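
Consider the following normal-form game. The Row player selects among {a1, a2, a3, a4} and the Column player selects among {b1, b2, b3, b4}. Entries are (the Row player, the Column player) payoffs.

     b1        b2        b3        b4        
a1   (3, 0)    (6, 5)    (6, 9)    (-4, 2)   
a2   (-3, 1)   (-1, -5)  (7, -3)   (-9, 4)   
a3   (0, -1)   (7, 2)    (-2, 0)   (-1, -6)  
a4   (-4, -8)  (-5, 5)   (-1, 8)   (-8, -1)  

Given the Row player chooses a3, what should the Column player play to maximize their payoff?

b2

With the Row player fixed at a3, the Column player's payoffs are: b1 → -1, b2 → 2, b3 → 0, b4 → -6.
The maximum is 2, achieved by b2.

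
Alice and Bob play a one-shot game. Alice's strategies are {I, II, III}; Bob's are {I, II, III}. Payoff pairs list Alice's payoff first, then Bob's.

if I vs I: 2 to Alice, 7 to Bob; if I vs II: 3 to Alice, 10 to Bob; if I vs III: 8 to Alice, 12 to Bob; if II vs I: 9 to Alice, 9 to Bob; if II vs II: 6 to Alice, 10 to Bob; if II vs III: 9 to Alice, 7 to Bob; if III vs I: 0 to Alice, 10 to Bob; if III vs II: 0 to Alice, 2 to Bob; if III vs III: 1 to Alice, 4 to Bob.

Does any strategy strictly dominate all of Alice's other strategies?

A strategy is strictly dominant if it gives Alice a strictly higher payoff than every other strategy, against every choice by the opponent.
II strictly dominates: vs I: 9 > each of {2, 0}; vs II: 6 > each of {3, 0}; vs III: 9 > each of {8, 1}.

II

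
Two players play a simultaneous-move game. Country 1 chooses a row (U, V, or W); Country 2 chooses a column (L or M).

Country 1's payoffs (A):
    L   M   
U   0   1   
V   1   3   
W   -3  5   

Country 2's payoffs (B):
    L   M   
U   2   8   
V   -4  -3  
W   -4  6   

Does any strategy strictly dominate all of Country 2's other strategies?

A strategy is strictly dominant if it gives Country 2 a strictly higher payoff than every other strategy, against every choice by the opponent.
M strictly dominates: vs U: 8 > 2; vs V: -3 > -4; vs W: 6 > -4.

M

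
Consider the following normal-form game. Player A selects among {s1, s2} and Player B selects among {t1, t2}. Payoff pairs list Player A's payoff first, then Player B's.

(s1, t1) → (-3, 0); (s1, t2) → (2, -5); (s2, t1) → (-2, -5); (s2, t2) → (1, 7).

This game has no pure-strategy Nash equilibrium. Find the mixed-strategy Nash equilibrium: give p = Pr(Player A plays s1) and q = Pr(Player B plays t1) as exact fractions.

Each player's mixing probability is pinned down by making the *other* player indifferent.
Player B indifferent between t1 and t2: p·0 + (1−p)·(-5) = p·(-5) + (1−p)·7 ⟹ (-5) + 5p = 7 + (-12)p ⟹ p = 12/17.
Player A indifferent between s1 and s2: q·(-3) + (1−q)·2 = q·(-2) + (1−q)·1 ⟹ 2 + (-5)q = 1 + (-3)q ⟹ q = 1/2.

p = 12/17, q = 1/2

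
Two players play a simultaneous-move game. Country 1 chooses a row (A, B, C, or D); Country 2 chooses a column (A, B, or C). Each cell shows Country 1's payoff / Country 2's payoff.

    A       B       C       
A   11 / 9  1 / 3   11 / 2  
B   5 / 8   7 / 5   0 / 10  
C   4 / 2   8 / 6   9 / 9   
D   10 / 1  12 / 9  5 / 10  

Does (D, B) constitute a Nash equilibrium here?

Holding Country 2 at B: Country 1 gets 12 from D, versus 1 from A, 7 from B, 8 from C. No profitable deviation for Country 1.
Holding Country 1 at D: Country 2 gets 9 from B but could get 10 by switching to C. Country 2 has a profitable deviation.

No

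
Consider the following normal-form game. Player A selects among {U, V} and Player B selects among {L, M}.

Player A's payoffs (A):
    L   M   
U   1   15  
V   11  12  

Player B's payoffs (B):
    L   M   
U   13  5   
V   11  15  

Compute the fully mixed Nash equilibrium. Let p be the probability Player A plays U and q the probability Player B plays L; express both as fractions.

In a mixed NE each player is indifferent between their pure strategies, so the opponent's mix sets the indifference.
Player B indifferent between L and M: p·13 + (1−p)·11 = p·5 + (1−p)·15 ⟹ 11 + 2p = 15 + (-10)p ⟹ p = 1/3.
Player A indifferent between U and V: q·1 + (1−q)·15 = q·11 + (1−q)·12 ⟹ 15 + (-14)q = 12 + (-1)q ⟹ q = 3/13.

p = 1/3, q = 3/13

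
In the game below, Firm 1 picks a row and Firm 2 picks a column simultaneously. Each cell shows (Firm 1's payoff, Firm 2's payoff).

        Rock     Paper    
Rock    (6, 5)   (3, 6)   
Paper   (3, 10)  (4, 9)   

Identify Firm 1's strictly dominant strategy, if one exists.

None

Check whether one of Firm 1's strategies beats all alternatives regardless of what the opponent does.
Rock is not dominant: against Paper, Paper gives 4 > 3.
Paper is not dominant: against Rock, Rock gives 6 > 3.
No single strategy is best against every opponent action.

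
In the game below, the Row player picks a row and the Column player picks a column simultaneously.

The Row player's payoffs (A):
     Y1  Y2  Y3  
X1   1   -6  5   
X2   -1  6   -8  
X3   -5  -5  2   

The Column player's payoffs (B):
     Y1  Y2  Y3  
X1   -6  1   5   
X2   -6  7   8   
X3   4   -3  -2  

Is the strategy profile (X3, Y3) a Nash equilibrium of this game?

No

Holding the Column player at Y3: the Row player gets 2 from X3 but could get 5 by switching to X1. The Row player has a profitable deviation.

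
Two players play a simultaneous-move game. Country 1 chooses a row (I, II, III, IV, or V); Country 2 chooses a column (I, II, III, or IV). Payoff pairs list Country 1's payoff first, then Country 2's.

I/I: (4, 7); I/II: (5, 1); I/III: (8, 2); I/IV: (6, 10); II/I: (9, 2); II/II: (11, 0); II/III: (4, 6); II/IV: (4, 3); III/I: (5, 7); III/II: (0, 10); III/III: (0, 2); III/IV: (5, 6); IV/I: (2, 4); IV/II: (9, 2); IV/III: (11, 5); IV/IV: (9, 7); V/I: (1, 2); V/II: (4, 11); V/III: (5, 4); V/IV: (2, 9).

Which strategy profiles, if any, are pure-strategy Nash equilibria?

Check mutual best responses: a cell is a NE iff neither player can gain by unilaterally deviating.
Country 1's best responses — vs I: II (payoff 9); vs II: II (payoff 11); vs III: IV (payoff 11); vs IV: IV (payoff 9).
Country 2's best responses — vs I: IV (payoff 10); vs II: III (payoff 6); vs III: II (payoff 10); vs IV: IV (payoff 7); vs V: II (payoff 11).
The only mutual best response is (IV, IV); neither player gains by switching there.

(IV, IV)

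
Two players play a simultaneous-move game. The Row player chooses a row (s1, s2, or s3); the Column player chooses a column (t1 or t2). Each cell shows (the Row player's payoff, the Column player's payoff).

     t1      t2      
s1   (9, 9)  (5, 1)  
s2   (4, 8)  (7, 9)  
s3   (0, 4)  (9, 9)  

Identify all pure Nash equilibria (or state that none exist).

A profile is a Nash equilibrium when each player is best-responding to the other.
The Row player's best responses — vs t1: s1 (payoff 9); vs t2: s3 (payoff 9).
The Column player's best responses — vs s1: t1 (payoff 9); vs s2: t2 (payoff 9); vs s3: t2 (payoff 9).
Mutual best responses occur at (s1, t1) and (s3, t2); at each, neither player gains by switching.

(s1, t1) and (s3, t2)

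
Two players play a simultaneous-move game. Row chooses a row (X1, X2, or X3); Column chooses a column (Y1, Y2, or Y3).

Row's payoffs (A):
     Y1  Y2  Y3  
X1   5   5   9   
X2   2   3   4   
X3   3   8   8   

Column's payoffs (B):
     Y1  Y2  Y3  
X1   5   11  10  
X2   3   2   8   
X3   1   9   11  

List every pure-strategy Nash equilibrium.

A profile is a Nash equilibrium when each player is best-responding to the other.
Row's best responses — vs Y1: X1 (payoff 5); vs Y2: X3 (payoff 8); vs Y3: X1 (payoff 9).
Column's best responses — vs X1: Y2 (payoff 11); vs X2: Y3 (payoff 8); vs X3: Y3 (payoff 11).
No cell has both players best-responding. For instance, Row's best reply to Y1 is X1, but against X1 Column prefers Y2 over Y1.

There is no pure-strategy Nash equilibrium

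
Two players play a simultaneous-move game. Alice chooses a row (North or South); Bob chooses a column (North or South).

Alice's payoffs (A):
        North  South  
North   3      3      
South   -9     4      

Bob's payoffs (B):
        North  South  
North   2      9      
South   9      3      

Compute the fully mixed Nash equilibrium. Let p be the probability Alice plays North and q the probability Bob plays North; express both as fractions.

p = 6/13, q = 1/13

In a mixed NE each player is indifferent between their pure strategies, so the opponent's mix sets the indifference.
Bob indifferent between North and South: p·2 + (1−p)·9 = p·9 + (1−p)·3 ⟹ 9 + (-7)p = 3 + 6p ⟹ p = 6/13.
Alice indifferent between North and South: q·3 + (1−q)·3 = q·(-9) + (1−q)·4 ⟹ 3 + 0q = 4 + (-13)q ⟹ q = 1/13.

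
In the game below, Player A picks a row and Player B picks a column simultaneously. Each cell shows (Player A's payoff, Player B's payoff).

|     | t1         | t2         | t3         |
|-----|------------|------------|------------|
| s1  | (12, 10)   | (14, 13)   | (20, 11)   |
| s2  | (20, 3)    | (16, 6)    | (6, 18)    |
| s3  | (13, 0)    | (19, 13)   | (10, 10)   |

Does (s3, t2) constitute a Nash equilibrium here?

Holding Player B at t2: Player A gets 19 from s3, versus 14 from s1, 16 from s2. No profitable deviation for Player A.
Holding Player A at s3: Player B gets 13 from t2, versus 0 from t1, 10 from t3. No profitable deviation for Player B either.

Yes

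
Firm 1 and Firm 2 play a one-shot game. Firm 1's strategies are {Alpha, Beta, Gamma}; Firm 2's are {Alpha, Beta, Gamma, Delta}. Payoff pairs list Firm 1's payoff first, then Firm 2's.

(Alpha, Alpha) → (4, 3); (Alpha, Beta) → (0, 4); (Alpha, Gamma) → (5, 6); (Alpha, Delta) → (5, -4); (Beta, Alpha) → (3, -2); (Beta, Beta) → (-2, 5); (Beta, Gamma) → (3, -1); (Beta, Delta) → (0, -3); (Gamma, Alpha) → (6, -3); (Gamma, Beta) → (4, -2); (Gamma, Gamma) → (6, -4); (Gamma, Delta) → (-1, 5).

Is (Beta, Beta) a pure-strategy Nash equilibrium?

Holding Firm 2 at Beta: Firm 1 gets -2 from Beta but could get 4 by switching to Gamma. Firm 1 has a profitable deviation.

No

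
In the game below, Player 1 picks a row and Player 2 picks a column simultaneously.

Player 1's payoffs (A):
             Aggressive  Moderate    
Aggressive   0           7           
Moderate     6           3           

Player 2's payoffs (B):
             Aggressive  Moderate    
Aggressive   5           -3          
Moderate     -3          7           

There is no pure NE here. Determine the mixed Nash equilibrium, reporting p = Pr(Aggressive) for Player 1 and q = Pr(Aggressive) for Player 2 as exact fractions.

In a mixed NE each player is indifferent between their pure strategies, so the opponent's mix sets the indifference.
Player 2 indifferent between Aggressive and Moderate: p·5 + (1−p)·(-3) = p·(-3) + (1−p)·7 ⟹ (-3) + 8p = 7 + (-10)p ⟹ p = 5/9.
Player 1 indifferent between Aggressive and Moderate: q·0 + (1−q)·7 = q·6 + (1−q)·3 ⟹ 7 + (-7)q = 3 + 3q ⟹ q = 2/5.

p = 5/9, q = 2/5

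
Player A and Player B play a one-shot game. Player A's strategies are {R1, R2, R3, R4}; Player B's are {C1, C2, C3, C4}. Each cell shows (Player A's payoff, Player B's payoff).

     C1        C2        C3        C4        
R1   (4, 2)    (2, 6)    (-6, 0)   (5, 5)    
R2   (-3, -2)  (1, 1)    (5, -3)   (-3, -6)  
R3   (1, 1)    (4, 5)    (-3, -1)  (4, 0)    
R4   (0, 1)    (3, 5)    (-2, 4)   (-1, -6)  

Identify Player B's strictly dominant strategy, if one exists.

A strategy is strictly dominant if it gives Player B a strictly higher payoff than every other strategy, against every choice by the opponent.
C2 strictly dominates: vs R1: 6 > each of {2, 0, 5}; vs R2: 1 > each of {-2, -3, -6}; vs R3: 5 > each of {1, -1, 0}; vs R4: 5 > each of {1, 4, -6}.

C2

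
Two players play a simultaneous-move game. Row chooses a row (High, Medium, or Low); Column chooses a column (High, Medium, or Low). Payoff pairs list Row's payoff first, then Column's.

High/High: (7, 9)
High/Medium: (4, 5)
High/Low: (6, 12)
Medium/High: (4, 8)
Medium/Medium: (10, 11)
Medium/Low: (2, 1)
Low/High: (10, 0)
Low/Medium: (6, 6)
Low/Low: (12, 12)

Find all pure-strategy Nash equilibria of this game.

Check mutual best responses: a cell is a NE iff neither player can gain by unilaterally deviating.
Row's best responses — vs High: Low (payoff 10); vs Medium: Medium (payoff 10); vs Low: Low (payoff 12).
Column's best responses — vs High: Low (payoff 12); vs Medium: Medium (payoff 11); vs Low: Low (payoff 12).
Mutual best responses occur at (Medium, Medium) and (Low, Low); at each, neither player gains by switching.

(Medium, Medium) and (Low, Low)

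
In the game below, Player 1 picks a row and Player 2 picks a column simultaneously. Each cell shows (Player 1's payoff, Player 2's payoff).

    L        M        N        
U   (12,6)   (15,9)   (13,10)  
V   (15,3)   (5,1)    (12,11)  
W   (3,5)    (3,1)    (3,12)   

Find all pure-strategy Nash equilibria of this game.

A profile is a Nash equilibrium when each player is best-responding to the other.
Player 1's best responses — vs L: V (payoff 15); vs M: U (payoff 15); vs N: U (payoff 13).
Player 2's best responses — vs U: N (payoff 10); vs V: N (payoff 11); vs W: N (payoff 12).
The only mutual best response is (U, N); neither player gains by switching there.

(U, N)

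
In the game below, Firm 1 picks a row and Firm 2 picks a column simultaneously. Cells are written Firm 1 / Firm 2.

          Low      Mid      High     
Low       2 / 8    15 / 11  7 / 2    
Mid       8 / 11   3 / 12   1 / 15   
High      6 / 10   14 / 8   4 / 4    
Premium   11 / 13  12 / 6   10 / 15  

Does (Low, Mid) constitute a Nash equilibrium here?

Yes

Holding Firm 2 at Mid: Firm 1 gets 15 from Low, versus 3 from Mid, 14 from High, 12 from Premium. No profitable deviation for Firm 1.
Holding Firm 1 at Low: Firm 2 gets 11 from Mid, versus 8 from Low, 2 from High. No profitable deviation for Firm 2 either.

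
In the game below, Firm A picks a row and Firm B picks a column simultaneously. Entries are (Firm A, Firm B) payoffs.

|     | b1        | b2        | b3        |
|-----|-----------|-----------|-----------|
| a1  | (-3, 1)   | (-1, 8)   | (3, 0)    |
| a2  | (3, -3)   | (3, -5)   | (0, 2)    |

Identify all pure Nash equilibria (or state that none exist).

None

A profile is a Nash equilibrium when each player is best-responding to the other.
Firm A's best responses — vs b1: a2 (payoff 3); vs b2: a2 (payoff 3); vs b3: a1 (payoff 3).
Firm B's best responses — vs a1: b2 (payoff 8); vs a2: b3 (payoff 2).
No cell has both players best-responding. For instance, Firm A's best reply to b1 is a2, but against a2 Firm B prefers b3 over b1.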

===============

◆ What to produce: Gather all lines from the records above in which "Entries" appears.

◆ Answer to this task:
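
Consider the following normal-form game. The Row player selects among {a1, a2, a3, a4} and the Column player selects among {b1, b2, b3, b4}. Entries are (the Row player, the Column player) payoffs.
In the game below, Firm A picks a row and Firm B picks a column simultaneously. Entries are (Firm A, Firm B) payoffs.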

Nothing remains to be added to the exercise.